> [Record set]:
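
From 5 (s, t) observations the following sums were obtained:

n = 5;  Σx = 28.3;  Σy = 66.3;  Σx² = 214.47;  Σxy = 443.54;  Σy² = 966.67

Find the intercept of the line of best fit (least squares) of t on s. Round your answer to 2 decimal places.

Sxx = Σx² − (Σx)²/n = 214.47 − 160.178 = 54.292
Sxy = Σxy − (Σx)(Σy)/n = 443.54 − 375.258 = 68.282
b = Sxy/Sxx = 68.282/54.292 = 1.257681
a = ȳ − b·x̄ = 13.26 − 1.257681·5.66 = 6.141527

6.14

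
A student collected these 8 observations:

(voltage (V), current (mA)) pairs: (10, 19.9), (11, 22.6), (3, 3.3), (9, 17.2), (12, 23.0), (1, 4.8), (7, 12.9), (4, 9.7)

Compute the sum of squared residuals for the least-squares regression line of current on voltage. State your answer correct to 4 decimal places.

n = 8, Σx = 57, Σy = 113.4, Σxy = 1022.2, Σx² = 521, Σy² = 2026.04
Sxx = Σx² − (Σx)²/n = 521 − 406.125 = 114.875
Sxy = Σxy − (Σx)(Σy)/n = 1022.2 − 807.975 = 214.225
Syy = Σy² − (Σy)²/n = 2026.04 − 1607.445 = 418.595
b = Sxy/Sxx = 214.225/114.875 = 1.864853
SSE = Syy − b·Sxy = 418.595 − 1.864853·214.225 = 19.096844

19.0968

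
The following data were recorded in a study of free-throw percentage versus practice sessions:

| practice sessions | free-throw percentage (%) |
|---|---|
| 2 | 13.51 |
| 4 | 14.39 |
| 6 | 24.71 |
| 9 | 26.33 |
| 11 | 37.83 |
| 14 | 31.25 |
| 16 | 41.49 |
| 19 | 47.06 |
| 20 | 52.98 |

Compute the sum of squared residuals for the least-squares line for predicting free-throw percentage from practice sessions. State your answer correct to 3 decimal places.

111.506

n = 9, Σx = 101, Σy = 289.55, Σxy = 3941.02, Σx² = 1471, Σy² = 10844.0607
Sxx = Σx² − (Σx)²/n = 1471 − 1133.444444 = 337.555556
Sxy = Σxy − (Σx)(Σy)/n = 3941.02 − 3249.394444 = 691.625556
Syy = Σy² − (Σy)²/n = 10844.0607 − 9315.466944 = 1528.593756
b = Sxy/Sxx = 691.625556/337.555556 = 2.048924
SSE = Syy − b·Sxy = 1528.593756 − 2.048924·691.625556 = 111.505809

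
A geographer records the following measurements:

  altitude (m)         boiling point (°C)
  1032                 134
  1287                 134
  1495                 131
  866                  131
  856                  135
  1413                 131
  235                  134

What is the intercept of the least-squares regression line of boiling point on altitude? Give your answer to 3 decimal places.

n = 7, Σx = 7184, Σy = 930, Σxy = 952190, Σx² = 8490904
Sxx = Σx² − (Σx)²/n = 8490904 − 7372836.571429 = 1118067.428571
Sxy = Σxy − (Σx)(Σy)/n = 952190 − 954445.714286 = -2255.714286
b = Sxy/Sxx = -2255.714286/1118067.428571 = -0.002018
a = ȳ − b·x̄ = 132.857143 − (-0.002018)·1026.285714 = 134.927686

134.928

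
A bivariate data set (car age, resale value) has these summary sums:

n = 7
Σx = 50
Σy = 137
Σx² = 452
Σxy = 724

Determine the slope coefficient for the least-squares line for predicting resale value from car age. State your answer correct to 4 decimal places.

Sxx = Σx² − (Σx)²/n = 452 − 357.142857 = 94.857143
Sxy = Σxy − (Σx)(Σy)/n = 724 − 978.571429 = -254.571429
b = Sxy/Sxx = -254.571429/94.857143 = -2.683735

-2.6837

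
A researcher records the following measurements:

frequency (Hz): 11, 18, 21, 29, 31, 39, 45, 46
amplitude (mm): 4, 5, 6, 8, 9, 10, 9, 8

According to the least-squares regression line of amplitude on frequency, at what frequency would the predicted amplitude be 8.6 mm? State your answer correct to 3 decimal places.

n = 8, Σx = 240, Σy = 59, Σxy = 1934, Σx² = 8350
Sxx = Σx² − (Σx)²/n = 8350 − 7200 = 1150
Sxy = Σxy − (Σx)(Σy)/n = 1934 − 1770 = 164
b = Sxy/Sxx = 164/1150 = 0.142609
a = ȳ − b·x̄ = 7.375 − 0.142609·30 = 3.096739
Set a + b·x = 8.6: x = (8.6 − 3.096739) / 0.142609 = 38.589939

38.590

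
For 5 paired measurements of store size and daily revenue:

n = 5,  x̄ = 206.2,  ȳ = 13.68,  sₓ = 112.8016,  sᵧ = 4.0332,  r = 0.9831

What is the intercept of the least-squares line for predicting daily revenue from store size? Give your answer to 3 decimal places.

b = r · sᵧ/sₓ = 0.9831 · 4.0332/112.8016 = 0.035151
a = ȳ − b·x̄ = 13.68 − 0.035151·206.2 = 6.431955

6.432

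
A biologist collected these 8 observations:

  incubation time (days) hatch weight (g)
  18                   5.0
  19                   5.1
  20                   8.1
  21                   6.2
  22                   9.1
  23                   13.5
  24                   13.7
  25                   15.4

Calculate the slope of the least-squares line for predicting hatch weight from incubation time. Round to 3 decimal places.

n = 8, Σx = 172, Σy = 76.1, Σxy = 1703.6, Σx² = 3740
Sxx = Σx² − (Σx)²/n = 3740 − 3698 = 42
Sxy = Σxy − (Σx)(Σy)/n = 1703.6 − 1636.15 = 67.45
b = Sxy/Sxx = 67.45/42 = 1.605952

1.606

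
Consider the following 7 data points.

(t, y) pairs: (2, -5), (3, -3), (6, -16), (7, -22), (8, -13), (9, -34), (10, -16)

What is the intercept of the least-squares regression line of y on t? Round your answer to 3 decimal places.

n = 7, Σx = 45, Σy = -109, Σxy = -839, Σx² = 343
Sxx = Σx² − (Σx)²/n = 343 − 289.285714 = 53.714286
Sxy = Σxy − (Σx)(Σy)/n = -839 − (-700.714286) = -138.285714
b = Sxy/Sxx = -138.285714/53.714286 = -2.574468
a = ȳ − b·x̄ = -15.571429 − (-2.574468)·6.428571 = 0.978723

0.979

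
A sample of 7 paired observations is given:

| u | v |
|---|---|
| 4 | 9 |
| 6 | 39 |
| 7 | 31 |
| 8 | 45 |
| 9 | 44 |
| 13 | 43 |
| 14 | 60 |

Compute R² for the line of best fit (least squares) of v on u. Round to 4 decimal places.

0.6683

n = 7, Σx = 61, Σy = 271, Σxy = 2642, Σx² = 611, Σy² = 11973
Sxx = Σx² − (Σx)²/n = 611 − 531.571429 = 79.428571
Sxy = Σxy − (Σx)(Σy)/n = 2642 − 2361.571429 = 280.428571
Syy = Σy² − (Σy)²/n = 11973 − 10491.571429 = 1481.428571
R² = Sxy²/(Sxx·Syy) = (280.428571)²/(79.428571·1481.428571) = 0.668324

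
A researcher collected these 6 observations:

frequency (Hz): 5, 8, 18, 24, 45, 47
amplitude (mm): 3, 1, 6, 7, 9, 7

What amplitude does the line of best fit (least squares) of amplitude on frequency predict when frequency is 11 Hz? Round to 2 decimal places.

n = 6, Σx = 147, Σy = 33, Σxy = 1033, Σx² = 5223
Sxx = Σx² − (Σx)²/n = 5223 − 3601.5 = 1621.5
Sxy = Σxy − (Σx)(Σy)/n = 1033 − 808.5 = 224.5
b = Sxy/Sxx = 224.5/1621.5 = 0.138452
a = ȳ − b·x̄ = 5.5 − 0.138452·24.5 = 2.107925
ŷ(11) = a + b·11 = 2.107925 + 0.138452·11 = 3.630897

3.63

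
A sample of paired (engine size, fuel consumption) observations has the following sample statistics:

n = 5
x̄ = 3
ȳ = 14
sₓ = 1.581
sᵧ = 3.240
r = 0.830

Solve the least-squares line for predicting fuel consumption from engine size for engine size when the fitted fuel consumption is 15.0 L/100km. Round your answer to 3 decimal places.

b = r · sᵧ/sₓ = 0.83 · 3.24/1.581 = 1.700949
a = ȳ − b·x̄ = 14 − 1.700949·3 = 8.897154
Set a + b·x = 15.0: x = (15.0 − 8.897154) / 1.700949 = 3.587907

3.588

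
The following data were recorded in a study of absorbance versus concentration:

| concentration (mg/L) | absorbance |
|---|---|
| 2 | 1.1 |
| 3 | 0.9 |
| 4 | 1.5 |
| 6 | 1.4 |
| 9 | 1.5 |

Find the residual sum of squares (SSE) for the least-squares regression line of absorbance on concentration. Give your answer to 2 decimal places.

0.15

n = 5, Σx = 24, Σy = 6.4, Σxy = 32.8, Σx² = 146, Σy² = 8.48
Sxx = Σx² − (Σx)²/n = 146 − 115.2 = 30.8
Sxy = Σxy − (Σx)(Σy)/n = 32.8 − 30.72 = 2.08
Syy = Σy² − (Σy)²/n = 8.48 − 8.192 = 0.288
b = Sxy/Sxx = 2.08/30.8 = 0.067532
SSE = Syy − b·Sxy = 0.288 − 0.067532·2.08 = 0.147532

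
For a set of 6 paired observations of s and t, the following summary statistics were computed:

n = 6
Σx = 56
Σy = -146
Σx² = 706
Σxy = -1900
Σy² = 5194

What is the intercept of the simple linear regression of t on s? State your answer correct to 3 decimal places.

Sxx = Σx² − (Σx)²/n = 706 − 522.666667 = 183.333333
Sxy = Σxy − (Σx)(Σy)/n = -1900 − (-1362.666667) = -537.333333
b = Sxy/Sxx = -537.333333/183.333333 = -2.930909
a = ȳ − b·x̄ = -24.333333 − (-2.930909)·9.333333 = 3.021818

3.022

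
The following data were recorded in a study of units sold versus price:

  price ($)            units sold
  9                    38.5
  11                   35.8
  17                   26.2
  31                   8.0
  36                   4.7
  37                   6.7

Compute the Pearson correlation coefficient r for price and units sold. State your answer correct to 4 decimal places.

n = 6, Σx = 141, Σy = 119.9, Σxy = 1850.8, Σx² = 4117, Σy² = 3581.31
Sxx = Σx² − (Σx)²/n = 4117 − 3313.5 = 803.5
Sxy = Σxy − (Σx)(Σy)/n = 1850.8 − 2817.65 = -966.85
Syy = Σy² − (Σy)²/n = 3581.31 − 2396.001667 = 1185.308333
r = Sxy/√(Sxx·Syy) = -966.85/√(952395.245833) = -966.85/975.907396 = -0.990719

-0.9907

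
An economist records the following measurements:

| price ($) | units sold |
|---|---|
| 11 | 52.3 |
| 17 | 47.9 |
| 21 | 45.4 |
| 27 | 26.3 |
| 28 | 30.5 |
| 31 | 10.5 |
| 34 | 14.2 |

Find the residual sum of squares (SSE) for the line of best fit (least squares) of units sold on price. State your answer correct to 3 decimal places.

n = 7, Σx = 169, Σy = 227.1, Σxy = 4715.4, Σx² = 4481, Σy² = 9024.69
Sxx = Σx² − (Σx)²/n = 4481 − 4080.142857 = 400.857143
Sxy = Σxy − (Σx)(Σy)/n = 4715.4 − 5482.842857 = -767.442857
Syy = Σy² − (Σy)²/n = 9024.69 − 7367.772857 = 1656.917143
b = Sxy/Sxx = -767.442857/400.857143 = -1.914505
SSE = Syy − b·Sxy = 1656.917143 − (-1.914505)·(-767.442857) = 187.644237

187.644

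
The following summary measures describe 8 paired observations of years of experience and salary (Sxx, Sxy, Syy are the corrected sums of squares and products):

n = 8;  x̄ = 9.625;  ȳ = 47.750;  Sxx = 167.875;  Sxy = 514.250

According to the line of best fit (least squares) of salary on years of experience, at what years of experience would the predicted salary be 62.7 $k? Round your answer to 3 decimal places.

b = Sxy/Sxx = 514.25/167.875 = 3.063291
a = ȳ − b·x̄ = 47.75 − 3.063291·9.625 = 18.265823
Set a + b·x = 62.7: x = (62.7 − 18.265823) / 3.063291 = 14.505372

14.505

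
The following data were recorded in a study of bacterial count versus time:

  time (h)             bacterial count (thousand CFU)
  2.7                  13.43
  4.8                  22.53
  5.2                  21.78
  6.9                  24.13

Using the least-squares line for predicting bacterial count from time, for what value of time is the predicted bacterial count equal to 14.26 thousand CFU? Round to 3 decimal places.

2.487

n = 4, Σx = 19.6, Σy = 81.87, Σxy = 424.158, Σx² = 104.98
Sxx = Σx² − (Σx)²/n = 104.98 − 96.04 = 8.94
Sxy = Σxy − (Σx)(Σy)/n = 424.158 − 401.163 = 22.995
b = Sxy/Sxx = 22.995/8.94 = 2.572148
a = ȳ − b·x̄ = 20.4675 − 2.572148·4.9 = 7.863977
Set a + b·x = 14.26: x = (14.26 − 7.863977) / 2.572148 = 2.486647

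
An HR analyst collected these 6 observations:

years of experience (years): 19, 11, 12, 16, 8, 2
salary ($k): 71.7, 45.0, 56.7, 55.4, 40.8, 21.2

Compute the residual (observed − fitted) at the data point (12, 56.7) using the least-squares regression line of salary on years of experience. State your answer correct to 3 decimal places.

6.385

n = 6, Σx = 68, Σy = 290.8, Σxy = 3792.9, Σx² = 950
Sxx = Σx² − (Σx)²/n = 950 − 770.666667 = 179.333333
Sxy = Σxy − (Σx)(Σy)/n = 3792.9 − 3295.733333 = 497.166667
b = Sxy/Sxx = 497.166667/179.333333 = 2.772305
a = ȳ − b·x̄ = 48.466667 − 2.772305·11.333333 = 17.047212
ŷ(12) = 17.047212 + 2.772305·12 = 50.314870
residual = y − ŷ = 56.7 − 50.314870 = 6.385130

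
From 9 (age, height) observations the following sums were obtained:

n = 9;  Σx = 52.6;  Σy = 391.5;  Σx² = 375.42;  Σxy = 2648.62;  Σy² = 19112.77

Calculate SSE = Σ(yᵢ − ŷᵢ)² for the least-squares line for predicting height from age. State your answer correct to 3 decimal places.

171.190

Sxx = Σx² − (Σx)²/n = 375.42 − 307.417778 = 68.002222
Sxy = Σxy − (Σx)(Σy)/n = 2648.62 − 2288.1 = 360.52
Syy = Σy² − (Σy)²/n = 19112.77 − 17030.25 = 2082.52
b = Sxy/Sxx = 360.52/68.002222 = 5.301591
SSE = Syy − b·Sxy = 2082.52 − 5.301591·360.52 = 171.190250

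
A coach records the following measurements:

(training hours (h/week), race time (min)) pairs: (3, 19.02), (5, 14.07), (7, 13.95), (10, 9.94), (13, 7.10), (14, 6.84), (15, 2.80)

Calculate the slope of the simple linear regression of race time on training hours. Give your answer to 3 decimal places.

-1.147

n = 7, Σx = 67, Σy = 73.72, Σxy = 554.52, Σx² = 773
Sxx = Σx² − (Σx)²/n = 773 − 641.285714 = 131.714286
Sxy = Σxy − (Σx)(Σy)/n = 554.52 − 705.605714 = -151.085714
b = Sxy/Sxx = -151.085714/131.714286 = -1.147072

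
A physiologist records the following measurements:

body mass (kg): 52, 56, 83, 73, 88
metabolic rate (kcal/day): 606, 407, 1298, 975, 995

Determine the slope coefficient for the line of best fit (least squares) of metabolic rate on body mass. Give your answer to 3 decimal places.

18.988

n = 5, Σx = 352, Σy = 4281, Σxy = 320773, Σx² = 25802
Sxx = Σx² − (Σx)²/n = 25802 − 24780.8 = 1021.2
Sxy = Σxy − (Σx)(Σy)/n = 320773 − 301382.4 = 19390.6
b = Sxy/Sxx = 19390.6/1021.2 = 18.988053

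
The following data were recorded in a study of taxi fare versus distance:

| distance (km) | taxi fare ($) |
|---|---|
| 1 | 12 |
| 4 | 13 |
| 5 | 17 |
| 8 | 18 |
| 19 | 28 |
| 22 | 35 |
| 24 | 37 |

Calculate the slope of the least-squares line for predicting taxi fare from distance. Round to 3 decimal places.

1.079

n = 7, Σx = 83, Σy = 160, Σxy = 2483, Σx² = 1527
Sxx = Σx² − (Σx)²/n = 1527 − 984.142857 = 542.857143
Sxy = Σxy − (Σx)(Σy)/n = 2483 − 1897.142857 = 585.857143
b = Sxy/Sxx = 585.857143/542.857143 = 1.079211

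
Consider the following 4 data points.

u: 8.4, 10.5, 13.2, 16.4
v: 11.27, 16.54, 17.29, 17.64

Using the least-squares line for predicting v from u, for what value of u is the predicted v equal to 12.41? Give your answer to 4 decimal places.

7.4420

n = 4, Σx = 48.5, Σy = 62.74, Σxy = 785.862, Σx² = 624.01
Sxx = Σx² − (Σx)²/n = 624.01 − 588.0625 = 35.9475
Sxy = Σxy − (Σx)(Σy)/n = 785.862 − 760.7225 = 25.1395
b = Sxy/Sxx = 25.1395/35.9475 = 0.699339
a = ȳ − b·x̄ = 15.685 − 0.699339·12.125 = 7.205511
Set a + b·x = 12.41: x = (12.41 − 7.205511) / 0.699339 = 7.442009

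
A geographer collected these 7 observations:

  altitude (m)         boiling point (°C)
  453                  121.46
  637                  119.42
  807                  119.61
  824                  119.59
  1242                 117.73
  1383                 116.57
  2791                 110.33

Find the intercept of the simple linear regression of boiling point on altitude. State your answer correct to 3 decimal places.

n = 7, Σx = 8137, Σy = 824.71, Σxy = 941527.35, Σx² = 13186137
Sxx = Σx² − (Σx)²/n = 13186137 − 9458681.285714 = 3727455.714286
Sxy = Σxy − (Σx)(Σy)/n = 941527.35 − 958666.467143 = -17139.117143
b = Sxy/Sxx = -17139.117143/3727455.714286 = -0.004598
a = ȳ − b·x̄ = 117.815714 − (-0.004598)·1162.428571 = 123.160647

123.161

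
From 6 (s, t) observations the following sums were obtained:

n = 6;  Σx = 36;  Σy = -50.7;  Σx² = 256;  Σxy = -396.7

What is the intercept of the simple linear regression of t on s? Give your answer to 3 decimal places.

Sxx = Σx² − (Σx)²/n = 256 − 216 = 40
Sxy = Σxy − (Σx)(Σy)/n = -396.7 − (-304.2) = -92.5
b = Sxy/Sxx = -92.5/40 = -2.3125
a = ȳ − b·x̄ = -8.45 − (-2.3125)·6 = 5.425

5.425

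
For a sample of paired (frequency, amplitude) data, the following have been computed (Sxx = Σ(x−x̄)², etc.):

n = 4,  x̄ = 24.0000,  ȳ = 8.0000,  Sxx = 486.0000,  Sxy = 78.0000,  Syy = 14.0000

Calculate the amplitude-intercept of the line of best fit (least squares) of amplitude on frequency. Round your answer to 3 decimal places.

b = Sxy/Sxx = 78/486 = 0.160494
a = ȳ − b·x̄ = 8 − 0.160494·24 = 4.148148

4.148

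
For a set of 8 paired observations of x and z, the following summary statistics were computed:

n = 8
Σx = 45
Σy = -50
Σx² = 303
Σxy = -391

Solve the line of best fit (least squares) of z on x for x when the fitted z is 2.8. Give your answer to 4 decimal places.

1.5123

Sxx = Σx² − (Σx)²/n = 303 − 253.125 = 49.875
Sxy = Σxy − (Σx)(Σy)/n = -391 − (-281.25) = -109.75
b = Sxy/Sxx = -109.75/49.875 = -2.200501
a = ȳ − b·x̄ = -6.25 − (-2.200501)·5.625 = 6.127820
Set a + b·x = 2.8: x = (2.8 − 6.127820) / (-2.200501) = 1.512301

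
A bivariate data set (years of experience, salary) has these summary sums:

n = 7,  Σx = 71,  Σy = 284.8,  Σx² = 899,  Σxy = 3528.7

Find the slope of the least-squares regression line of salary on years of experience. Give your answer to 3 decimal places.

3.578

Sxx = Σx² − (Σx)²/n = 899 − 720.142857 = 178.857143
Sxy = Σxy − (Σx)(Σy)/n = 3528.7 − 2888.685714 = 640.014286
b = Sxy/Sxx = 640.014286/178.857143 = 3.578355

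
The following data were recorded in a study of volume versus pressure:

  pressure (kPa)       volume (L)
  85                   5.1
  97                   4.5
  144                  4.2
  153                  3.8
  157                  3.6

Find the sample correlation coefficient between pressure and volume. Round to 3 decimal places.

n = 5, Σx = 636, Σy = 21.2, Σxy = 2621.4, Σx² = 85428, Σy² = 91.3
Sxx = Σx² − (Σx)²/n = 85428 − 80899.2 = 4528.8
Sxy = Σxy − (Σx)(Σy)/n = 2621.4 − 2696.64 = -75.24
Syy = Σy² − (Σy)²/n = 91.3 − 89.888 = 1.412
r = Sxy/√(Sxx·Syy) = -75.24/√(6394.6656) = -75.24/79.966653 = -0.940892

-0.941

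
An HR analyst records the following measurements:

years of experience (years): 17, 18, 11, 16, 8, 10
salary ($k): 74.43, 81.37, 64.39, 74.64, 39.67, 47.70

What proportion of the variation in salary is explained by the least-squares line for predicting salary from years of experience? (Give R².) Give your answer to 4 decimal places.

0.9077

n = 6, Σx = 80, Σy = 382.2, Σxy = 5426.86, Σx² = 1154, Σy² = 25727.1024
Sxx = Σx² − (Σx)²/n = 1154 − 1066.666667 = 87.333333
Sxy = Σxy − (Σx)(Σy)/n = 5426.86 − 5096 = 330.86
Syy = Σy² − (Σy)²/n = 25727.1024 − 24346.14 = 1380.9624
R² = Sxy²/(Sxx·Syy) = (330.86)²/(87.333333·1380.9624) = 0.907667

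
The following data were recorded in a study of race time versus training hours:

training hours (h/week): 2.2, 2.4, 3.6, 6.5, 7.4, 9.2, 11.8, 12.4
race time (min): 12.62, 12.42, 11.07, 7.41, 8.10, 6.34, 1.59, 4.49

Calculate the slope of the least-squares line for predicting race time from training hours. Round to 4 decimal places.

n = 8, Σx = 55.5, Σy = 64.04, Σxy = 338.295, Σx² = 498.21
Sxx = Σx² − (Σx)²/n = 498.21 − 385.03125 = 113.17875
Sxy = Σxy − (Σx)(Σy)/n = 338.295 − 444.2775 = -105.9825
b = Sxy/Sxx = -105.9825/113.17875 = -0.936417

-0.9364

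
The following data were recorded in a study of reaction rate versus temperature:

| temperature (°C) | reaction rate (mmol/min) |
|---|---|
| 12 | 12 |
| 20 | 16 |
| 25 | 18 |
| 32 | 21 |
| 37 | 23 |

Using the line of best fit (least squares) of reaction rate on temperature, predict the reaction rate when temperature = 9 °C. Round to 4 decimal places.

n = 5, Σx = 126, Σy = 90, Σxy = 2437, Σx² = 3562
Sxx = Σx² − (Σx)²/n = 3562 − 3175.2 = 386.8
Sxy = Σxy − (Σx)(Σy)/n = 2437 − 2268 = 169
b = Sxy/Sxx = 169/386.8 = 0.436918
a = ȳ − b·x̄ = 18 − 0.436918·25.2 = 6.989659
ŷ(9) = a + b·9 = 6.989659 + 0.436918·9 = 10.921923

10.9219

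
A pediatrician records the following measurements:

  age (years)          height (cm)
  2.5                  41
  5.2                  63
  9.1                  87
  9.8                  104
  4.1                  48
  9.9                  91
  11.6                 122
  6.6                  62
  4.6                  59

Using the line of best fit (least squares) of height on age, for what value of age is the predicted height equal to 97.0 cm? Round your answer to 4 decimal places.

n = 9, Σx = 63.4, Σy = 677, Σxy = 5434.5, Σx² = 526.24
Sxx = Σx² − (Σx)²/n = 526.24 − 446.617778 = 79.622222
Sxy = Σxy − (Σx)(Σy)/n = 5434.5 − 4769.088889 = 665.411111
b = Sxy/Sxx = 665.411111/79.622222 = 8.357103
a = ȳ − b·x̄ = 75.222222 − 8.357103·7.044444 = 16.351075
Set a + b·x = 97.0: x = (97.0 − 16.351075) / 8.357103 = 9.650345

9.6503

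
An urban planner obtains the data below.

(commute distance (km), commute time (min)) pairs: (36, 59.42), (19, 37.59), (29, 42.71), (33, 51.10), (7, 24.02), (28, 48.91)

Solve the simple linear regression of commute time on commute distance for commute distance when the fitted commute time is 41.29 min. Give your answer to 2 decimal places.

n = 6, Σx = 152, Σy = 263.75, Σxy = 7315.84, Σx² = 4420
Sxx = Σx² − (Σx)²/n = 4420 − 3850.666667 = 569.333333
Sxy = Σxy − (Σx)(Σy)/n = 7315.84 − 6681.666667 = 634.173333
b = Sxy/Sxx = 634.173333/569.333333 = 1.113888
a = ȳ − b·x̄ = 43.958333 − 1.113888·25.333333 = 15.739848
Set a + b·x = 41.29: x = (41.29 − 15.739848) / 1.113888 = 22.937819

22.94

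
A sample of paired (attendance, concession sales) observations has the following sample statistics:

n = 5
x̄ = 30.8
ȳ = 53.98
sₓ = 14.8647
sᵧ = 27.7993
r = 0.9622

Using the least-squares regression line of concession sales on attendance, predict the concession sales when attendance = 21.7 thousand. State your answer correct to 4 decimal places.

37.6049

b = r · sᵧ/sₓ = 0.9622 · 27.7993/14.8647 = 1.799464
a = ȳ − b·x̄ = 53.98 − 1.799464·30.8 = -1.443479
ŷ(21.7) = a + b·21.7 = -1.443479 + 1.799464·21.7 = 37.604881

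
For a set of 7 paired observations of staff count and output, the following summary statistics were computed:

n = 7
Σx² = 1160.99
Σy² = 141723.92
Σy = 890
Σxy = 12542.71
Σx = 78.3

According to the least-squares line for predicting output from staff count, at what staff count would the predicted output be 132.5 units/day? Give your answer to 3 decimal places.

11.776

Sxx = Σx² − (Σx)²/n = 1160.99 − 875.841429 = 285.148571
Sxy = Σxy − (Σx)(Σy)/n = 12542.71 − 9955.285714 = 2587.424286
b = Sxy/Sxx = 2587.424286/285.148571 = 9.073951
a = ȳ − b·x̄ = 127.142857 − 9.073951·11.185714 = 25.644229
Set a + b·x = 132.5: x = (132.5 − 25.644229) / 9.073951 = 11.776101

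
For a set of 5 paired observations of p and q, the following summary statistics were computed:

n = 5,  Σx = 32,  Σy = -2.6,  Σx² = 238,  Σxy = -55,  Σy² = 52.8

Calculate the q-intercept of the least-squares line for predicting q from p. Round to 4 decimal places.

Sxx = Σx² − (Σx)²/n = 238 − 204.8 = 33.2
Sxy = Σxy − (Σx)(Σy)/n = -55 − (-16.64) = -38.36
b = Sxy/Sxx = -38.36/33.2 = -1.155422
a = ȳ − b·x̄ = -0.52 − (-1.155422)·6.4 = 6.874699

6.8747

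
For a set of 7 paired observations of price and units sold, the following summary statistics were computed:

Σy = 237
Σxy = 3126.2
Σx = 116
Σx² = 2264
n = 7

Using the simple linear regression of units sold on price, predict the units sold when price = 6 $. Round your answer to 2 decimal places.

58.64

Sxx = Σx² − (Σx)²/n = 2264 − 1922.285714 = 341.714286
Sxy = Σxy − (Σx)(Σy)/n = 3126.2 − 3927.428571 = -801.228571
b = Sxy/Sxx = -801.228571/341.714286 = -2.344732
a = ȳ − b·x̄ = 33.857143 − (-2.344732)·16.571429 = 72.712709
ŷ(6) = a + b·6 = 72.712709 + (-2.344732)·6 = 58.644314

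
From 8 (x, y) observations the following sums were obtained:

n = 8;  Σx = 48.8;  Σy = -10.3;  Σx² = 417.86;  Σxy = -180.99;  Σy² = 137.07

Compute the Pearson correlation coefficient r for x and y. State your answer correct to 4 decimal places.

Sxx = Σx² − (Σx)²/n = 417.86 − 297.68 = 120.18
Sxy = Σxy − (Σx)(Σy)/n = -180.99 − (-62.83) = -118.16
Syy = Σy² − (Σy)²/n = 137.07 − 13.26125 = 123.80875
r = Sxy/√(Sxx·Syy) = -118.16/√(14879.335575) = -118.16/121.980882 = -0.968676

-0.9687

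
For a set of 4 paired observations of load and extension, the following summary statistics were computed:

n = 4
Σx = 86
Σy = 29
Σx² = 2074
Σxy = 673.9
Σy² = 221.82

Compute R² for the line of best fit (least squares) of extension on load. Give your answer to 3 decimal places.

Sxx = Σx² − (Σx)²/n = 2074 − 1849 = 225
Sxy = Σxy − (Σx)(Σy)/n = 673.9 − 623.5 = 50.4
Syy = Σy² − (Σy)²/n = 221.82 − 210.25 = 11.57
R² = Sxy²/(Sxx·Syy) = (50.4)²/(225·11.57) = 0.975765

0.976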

> [Exercise requirements]: The entries above hold a line with "A physiologist records" and a later line with "metabolic rate (kcal/day): 606, 407, 1298, 975, 995". Write out exactly those lines and all lines between, nothing more.

> [Exercise output]:
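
A physiologist records the following measurements:

body mass (kg): 52, 56, 83, 73, 88
metabolic rate (kcal/day): 606, 407, 1298, 975, 995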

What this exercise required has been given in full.